> _Exercise_
Going through the entries below, copy out each line that contains "Working".

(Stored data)
[Start of Attachment]

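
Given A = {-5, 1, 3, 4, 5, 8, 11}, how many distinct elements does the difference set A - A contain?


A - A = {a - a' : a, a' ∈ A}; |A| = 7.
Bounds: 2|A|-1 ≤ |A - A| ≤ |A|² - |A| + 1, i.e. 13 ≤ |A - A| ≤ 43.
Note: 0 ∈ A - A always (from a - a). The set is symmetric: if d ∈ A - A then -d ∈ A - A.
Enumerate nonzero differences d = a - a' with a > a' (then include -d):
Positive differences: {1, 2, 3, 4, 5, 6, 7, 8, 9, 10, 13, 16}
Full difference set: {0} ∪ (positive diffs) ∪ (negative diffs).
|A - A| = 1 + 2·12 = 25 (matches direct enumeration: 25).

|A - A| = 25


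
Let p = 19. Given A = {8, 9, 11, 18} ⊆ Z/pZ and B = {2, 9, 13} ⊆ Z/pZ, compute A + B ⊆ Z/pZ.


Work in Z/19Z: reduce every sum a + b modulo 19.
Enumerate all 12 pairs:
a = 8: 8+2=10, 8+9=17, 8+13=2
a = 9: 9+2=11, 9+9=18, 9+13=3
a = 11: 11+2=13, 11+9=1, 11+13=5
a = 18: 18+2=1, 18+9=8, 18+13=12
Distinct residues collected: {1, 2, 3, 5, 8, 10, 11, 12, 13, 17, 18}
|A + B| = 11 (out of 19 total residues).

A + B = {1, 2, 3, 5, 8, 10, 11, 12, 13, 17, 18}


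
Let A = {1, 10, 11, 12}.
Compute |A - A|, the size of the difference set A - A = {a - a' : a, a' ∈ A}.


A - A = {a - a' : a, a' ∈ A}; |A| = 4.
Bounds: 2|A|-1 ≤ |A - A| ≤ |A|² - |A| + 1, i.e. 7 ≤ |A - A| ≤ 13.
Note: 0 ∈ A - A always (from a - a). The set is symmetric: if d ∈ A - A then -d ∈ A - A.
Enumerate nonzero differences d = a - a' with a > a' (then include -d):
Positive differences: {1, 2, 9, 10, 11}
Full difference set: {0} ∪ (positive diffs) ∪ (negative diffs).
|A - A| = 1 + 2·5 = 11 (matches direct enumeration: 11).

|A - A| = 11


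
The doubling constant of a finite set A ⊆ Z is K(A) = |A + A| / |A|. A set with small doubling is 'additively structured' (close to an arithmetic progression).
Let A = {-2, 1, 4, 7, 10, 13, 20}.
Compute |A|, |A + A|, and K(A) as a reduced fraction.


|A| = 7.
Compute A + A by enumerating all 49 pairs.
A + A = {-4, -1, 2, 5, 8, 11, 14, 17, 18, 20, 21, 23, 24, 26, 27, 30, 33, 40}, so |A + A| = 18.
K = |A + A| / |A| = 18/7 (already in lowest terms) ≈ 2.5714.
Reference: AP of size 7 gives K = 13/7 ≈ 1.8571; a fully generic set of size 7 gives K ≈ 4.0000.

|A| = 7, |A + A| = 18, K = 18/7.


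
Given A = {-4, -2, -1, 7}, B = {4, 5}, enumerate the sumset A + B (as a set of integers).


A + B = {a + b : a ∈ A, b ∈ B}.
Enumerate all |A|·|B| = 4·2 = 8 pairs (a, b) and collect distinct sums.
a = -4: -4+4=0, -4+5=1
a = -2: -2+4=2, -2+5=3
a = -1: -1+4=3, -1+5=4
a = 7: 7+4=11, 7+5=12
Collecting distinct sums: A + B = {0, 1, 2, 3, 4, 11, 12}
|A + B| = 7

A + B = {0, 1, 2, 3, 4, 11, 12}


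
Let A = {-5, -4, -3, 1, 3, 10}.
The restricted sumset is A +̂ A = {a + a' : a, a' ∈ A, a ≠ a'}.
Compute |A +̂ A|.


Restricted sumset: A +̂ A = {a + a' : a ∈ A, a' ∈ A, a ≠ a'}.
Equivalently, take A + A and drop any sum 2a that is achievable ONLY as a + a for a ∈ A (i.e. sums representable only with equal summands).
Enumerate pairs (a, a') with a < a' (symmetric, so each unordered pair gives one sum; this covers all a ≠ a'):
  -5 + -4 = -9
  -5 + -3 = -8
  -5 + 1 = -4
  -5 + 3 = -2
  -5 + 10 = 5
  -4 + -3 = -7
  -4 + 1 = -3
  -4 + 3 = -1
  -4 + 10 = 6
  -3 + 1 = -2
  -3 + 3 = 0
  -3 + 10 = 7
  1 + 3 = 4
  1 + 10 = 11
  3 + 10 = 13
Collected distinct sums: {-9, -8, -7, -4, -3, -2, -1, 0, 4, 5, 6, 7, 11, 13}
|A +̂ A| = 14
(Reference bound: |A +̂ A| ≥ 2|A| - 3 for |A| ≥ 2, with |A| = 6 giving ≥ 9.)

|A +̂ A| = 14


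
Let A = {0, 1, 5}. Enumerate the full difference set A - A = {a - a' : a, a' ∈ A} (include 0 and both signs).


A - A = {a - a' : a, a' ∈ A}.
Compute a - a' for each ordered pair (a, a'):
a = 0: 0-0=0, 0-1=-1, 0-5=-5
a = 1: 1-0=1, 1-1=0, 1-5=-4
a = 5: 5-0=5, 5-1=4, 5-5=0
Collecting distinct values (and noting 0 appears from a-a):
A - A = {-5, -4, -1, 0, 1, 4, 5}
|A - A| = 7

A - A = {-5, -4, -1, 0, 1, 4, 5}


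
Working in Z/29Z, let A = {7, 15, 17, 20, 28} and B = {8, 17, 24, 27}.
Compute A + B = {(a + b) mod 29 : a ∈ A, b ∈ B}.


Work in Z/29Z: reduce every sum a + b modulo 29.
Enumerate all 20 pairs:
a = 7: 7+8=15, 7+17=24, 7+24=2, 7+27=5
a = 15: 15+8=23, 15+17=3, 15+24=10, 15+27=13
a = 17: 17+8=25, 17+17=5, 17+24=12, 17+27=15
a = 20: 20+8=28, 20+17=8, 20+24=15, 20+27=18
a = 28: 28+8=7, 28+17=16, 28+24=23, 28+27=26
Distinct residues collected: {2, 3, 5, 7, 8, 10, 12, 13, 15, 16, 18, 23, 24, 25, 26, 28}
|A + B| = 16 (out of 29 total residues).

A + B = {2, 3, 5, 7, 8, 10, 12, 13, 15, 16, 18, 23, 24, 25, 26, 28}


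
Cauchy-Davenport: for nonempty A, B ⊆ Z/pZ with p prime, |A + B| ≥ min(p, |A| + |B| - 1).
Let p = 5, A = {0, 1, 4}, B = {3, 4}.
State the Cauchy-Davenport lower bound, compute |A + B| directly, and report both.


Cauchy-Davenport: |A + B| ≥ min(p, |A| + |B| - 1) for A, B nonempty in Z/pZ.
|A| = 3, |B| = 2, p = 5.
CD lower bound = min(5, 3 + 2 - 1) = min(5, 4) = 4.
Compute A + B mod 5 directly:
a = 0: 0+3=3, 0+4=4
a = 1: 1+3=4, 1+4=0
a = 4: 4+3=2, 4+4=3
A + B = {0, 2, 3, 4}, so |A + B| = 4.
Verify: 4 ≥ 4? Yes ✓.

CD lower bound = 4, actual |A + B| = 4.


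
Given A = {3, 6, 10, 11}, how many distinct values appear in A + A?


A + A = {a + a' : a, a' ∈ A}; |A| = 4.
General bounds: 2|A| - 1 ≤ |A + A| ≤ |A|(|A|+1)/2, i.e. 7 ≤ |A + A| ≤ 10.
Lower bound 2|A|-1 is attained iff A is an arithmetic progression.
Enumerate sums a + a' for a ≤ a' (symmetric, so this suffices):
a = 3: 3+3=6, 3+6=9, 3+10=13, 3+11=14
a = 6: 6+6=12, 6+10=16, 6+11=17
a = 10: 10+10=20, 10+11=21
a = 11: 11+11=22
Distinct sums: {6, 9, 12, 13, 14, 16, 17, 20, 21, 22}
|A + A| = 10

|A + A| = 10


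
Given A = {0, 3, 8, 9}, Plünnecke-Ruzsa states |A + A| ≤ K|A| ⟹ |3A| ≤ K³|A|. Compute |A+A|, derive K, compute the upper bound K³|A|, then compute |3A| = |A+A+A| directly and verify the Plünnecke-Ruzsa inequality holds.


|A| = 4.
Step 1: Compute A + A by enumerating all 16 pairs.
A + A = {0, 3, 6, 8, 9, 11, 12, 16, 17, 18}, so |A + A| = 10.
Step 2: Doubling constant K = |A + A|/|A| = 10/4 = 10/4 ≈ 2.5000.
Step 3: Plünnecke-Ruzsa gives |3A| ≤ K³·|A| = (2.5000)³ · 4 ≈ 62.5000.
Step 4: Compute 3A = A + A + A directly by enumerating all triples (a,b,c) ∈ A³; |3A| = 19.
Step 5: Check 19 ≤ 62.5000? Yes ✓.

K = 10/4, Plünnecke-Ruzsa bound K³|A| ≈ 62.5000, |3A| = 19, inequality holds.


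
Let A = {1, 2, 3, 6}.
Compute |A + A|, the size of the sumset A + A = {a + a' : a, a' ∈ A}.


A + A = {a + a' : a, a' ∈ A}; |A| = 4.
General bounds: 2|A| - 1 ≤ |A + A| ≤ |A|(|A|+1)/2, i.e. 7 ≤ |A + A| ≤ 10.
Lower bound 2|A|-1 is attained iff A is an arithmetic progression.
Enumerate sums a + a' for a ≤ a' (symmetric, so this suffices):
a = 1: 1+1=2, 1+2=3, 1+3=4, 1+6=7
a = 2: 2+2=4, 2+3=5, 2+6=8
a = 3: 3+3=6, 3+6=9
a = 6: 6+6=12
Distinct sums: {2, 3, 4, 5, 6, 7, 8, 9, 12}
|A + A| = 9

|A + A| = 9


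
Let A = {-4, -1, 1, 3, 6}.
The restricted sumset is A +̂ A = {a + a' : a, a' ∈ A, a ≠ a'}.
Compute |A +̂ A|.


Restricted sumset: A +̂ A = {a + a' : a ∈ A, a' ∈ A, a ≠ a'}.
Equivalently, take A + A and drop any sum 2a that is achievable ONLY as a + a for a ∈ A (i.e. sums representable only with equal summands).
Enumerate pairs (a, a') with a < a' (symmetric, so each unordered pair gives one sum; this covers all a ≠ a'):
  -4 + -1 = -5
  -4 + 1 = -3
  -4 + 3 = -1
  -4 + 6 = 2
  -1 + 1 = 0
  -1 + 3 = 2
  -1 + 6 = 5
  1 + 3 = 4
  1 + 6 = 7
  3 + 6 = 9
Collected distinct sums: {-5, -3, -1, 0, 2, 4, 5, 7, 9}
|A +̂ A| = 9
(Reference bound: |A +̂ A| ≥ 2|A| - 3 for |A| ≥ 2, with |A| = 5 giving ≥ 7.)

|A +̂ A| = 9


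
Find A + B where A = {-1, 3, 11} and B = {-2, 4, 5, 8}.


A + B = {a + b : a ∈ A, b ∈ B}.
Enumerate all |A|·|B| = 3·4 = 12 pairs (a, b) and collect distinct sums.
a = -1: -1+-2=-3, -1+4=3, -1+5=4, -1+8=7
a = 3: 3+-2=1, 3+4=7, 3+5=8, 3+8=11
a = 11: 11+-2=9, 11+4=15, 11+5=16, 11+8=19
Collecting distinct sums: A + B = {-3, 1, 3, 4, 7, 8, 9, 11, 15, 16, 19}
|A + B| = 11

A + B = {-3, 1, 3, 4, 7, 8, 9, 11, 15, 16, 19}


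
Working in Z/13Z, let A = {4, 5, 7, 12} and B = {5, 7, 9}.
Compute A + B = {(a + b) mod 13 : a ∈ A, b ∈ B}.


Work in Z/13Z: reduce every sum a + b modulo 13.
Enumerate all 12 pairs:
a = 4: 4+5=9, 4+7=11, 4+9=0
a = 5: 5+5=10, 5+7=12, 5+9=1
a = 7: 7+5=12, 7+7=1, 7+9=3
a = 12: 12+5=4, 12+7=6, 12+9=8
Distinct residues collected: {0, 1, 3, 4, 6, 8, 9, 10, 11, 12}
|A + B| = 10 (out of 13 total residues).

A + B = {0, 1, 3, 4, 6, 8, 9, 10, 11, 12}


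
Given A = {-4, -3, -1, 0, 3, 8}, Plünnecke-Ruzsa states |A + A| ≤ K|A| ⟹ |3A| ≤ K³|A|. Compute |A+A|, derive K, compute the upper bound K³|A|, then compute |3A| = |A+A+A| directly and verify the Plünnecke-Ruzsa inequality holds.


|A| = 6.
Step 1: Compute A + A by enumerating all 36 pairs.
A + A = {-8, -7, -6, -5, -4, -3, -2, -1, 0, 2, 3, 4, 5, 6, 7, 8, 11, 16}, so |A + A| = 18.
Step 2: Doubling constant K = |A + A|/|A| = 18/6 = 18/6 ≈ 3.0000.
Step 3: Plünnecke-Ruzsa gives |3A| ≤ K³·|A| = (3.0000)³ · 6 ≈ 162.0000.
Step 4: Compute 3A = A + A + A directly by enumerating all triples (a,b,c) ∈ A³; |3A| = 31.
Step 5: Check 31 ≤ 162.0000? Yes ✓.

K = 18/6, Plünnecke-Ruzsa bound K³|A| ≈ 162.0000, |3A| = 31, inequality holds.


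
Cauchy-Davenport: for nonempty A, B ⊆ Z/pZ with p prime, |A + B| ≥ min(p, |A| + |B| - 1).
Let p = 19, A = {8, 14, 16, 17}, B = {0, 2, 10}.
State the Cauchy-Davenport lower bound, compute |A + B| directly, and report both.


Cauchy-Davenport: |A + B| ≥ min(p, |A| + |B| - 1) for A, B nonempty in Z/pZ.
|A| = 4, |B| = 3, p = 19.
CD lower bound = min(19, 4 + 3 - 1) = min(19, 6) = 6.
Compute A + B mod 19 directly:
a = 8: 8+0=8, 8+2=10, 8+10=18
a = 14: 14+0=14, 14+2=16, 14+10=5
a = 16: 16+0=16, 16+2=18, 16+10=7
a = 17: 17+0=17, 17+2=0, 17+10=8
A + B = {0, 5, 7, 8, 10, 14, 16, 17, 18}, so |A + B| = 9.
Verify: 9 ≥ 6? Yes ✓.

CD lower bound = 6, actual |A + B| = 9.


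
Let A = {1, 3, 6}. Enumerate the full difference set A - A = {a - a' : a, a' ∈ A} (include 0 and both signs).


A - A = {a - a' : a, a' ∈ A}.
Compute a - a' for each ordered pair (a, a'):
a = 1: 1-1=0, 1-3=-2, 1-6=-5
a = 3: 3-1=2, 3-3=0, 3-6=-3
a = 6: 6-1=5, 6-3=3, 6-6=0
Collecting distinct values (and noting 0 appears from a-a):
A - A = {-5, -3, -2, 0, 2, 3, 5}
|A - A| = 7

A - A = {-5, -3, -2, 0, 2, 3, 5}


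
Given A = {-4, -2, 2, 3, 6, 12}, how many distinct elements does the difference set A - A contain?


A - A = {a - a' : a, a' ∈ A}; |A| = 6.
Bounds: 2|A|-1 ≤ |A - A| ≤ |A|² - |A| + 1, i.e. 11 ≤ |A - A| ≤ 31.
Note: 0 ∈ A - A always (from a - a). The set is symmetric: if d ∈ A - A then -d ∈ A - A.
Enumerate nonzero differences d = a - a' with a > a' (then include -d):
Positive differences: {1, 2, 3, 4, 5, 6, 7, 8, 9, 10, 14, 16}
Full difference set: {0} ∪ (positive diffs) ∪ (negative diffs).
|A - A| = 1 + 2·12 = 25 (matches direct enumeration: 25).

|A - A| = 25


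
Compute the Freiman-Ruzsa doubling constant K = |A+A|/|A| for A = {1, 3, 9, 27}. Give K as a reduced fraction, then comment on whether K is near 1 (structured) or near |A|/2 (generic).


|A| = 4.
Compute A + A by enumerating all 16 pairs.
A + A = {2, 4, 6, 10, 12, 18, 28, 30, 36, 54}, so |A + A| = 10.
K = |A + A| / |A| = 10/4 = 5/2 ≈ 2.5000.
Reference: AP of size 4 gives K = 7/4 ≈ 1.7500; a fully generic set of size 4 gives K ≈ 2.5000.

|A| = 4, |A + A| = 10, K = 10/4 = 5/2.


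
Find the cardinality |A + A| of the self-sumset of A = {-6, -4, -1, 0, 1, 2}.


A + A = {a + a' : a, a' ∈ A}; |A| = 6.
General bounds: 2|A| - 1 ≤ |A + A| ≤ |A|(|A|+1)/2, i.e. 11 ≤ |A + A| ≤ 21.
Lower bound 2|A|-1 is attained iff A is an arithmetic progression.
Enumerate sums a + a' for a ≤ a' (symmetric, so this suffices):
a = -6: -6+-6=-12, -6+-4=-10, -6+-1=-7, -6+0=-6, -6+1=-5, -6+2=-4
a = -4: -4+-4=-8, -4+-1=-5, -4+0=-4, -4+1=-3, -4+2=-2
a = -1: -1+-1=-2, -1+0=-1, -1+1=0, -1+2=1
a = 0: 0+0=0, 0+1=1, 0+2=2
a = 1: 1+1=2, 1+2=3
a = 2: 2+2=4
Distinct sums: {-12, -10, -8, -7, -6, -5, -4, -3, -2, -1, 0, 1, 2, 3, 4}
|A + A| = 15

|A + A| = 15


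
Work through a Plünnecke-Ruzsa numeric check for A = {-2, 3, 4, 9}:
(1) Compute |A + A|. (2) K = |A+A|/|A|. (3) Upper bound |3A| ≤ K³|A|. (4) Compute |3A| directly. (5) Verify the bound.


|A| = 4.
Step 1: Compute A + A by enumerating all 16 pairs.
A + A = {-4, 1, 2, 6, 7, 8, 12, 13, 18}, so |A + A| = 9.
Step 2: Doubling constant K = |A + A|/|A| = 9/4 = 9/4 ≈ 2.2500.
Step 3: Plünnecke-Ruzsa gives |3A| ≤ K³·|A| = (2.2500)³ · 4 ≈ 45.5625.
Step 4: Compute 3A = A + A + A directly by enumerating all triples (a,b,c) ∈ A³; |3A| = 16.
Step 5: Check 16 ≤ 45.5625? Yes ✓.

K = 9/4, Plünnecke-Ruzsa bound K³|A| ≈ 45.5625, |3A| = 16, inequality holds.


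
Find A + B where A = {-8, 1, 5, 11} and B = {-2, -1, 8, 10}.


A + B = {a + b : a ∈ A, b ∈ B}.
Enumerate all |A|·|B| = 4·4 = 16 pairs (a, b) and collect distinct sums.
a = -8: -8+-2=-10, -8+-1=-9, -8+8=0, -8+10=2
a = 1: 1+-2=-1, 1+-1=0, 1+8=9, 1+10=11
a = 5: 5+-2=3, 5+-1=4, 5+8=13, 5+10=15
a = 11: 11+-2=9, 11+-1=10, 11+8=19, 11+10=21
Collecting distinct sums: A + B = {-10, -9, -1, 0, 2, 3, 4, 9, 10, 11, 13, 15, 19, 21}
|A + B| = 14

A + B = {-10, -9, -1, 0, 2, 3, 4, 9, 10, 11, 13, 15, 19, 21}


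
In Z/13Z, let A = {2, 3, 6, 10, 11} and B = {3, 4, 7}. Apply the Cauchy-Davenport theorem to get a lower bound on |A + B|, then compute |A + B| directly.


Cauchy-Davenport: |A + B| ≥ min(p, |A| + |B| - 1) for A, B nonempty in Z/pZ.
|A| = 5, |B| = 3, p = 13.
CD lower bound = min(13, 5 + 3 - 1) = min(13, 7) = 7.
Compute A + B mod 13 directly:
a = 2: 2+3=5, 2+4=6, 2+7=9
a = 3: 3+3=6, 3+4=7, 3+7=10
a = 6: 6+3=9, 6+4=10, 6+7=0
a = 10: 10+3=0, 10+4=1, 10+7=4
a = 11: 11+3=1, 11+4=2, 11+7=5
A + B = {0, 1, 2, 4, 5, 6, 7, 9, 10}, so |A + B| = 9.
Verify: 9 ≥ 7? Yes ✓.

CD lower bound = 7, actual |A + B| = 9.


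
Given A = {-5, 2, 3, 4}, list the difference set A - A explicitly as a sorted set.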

[End of Attachment]

> _The answer_
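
Working in Z/29Z, let A = {7, 15, 17, 20, 28} and B = {8, 17, 24, 27}.
Working in Z/13Z, let A = {4, 5, 7, 12} and B = {5, 7, 9}.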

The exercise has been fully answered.